#### What the exercise asks:
Copy the data exactly. No line may be skipped.

Provided records below:

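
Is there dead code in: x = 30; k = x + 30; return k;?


x is read by k's definition; k is returned
No dead code


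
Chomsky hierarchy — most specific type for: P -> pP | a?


Right-linear: every RHS is a terminal or a terminal followed by one nonterminal
Classification: Type 3 (Regular)


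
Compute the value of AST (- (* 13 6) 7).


Evaluate inner: (* 13 6) = 78
Evaluate root: (- 78 7) = 71
Result: 71


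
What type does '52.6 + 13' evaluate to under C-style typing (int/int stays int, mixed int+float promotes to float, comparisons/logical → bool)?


Operand types: float + int
Rule: mixed int/float promotes to float; int/int stays int
Result type: float


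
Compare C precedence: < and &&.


'<' is relational (level 7); '&&' is logical AND (level 2)
Higher level binds tighter
'<' has higher precedence than '&&'


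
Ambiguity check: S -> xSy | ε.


balanced x^n…y^n: each string has a unique parse
Unambiguous


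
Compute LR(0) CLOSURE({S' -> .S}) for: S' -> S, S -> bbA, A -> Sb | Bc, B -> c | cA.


Start: S' -> .S
For each item with dot before a nonterminal B, add B -> .γ for every B-production
Closure: [S' -> .S, S -> .bbA]


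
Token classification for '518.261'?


Pattern: digits with a decimal point
Type: FLOAT_LITERAL


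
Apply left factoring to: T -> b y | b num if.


Common prefix: 'b'
Factored: T -> b T', T' -> y | num if


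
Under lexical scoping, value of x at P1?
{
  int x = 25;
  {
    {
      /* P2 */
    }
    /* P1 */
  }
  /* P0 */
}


P1's block does not declare x; resolves to the enclosing declaration at depth 0
x = 25


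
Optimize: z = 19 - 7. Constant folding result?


19 - 7 = 12 at compile time
Optimized: z = 12


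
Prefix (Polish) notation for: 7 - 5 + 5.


left-to-right (same/higher precedence on left): tree is (+ (- 7 5) 5)
Prefix: + - 7 5 5


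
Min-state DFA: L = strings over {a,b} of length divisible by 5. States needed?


Track length mod 5: states 0..4, accept at 0
Minimal DFA: 5 states


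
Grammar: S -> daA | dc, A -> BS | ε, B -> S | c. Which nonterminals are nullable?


A nonterminal is nullable iff some alternative derives ε (directly, or every symbol in it is nullable)
Nullable: {A}


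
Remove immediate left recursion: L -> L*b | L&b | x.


Left-recursive alternatives: L*b, L&b; non-recursive: x
Introduce L': L -> xL', L' -> *bL' | &bL' | ε


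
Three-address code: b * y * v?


Break into single-operator statements:
t1 = b * y
t2 = t1 * v


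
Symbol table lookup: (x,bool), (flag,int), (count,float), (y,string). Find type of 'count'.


Lookup 'count' → type float


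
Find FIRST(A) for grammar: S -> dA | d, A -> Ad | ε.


Per alternative of A: FIRST(Ad) = {d}; FIRST(ε) = {ε}
FIRST(A) = {d, ε}


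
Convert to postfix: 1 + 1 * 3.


* has higher precedence, evaluate 1*3 first
Postfix: 1 1 3 * +


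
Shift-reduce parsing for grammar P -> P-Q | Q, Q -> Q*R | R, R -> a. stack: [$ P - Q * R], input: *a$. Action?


handle 'Q*R' on top
Action: reduce (Q -> Q*R)


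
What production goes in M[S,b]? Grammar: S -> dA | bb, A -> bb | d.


For [S, b]: 'b' ∈ FIRST(bb)
Entry: S -> bb


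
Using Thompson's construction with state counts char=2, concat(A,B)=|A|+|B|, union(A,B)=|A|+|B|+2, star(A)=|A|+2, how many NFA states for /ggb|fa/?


Syntax tree has 5 char leaf(s), 1 union(s), 0 star(s)
chars contribute 5×2 = 10; each union adds +2; each star adds +2
Total: 10 + 2 + 0 = 12 states


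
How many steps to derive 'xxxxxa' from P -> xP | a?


Derivation: P => xP => xxP => xxxP => xxxxP => xxxxxP => xxxxxa
Steps: 6


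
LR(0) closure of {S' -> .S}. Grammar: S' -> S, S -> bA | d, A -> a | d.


Start: S' -> .S
For each item with dot before a nonterminal B, add B -> .γ for every B-production
Closure: [S' -> .S, S -> .bA, S -> .d]


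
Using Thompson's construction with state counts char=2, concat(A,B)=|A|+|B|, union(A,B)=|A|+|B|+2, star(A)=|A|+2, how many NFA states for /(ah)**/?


Syntax tree has 2 char leaf(s), 0 union(s), 2 star(s)
chars contribute 2×2 = 4; each union adds +2; each star adds +2
Total: 4 + 0 + 4 = 8 states


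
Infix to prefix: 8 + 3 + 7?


left-to-right (same/higher precedence on left): tree is (+ (+ 8 3) 7)
Prefix: + + 8 3 7


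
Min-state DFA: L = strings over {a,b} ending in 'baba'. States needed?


Track the longest suffix of input matching a prefix of 'baba': 5 classes (prefixes of length 0..4)
Minimal DFA: 5 states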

End of Provided records.

#### The answer:
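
Is there dead code in: x = 30; k = x + 30; return k;?


x is read by k's definition; k is returned
No dead code


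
Chomsky hierarchy — most specific type for: P -> pP | a?


Right-linear: every RHS is a terminal or a terminal followed by one nonterminal
Classification: Type 3 (Regular)


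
Compute the value of AST (- (* 13 6) 7).


Evaluate inner: (* 13 6) = 78
Evaluate root: (- 78 7) = 71
Result: 71


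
What type does '52.6 + 13' evaluate to under C-style typing (int/int stays int, mixed int+float promotes to float, comparisons/logical → bool)?


Operand types: float + int
Rule: mixed int/float promotes to float; int/int stays int
Result type: float


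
Compare C precedence: < and &&.


'<' is relational (level 7); '&&' is logical AND (level 2)
Higher level binds tighter
'<' has higher precedence than '&&'


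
Ambiguity check: S -> xSy | ε.


balanced x^n…y^n: each string has a unique parse
Unambiguous


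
Compute LR(0) CLOSURE({S' -> .S}) for: S' -> S, S -> bbA, A -> Sb | Bc, B -> c | cA.


Start: S' -> .S
For each item with dot before a nonterminal B, add B -> .γ for every B-production
Closure: [S' -> .S, S -> .bbA]


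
Token classification for '518.261'?


Pattern: digits with a decimal point
Type: FLOAT_LITERAL


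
Apply left factoring to: T -> b y | b num if.


Common prefix: 'b'
Factored: T -> b T', T' -> y | num if


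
Under lexical scoping, value of x at P1?
{
  int x = 25;
  {
    {
      /* P2 */
    }
    /* P1 */
  }
  /* P0 */
}


P1's block does not declare x; resolves to the enclosing declaration at depth 0
x = 25


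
Optimize: z = 19 - 7. Constant folding result?


19 - 7 = 12 at compile time
Optimized: z = 12


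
Prefix (Polish) notation for: 7 - 5 + 5.


left-to-right (same/higher precedence on left): tree is (+ (- 7 5) 5)
Prefix: + - 7 5 5


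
Min-state DFA: L = strings over {a,b} of length divisible by 5. States needed?


Track length mod 5: states 0..4, accept at 0
Minimal DFA: 5 states


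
Grammar: S -> daA | dc, A -> BS | ε, B -> S | c. Which nonterminals are nullable?


A nonterminal is nullable iff some alternative derives ε (directly, or every symbol in it is nullable)
Nullable: {A}


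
Remove immediate left recursion: L -> L*b | L&b | x.


Left-recursive alternatives: L*b, L&b; non-recursive: x
Introduce L': L -> xL', L' -> *bL' | &bL' | ε


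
Three-address code: b * y * v?


Break into single-operator statements:
t1 = b * y
t2 = t1 * v


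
Symbol table lookup: (x,bool), (flag,int), (count,float), (y,string). Find type of 'count'.


Lookup 'count' → type float


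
Find FIRST(A) for grammar: S -> dA | d, A -> Ad | ε.


Per alternative of A: FIRST(Ad) = {d}; FIRST(ε) = {ε}
FIRST(A) = {d, ε}


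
Convert to postfix: 1 + 1 * 3.


* has higher precedence, evaluate 1*3 first
Postfix: 1 1 3 * +


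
Shift-reduce parsing for grammar P -> P-Q | Q, Q -> Q*R | R, R -> a. stack: [$ P - Q * R], input: *a$. Action?


handle 'Q*R' on top
Action: reduce (Q -> Q*R)


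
What production goes in M[S,b]? Grammar: S -> dA | bb, A -> bb | d.


For [S, b]: 'b' ∈ FIRST(bb)
Entry: S -> bb


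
Using Thompson's construction with state counts char=2, concat(A,B)=|A|+|B|, union(A,B)=|A|+|B|+2, star(A)=|A|+2, how many NFA states for /ggb|fa/?


Syntax tree has 5 char leaf(s), 1 union(s), 0 star(s)
chars contribute 5×2 = 10; each union adds +2; each star adds +2
Total: 10 + 2 + 0 = 12 states


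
How many steps to derive 'xxxxxa' from P -> xP | a?


Derivation: P => xP => xxP => xxxP => xxxxP => xxxxxP => xxxxxa
Steps: 6


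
LR(0) closure of {S' -> .S}. Grammar: S' -> S, S -> bA | d, A -> a | d.


Start: S' -> .S
For each item with dot before a nonterminal B, add B -> .γ for every B-production
Closure: [S' -> .S, S -> .bA, S -> .d]


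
Using Thompson's construction with state counts char=2, concat(A,B)=|A|+|B|, union(A,B)=|A|+|B|+2, star(A)=|A|+2, how many NFA states for /(ah)**/?


Syntax tree has 2 char leaf(s), 0 union(s), 2 star(s)
chars contribute 2×2 = 4; each union adds +2; each star adds +2
Total: 4 + 0 + 4 = 8 states


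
Infix to prefix: 8 + 3 + 7?


left-to-right (same/higher precedence on left): tree is (+ (+ 8 3) 7)
Prefix: + + 8 3 7


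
Min-state DFA: L = strings over {a,b} ending in 'baba'. States needed?


Track the longest suffix of input matching a prefix of 'baba': 5 classes (prefixes of length 0..4)
Minimal DFA: 5 states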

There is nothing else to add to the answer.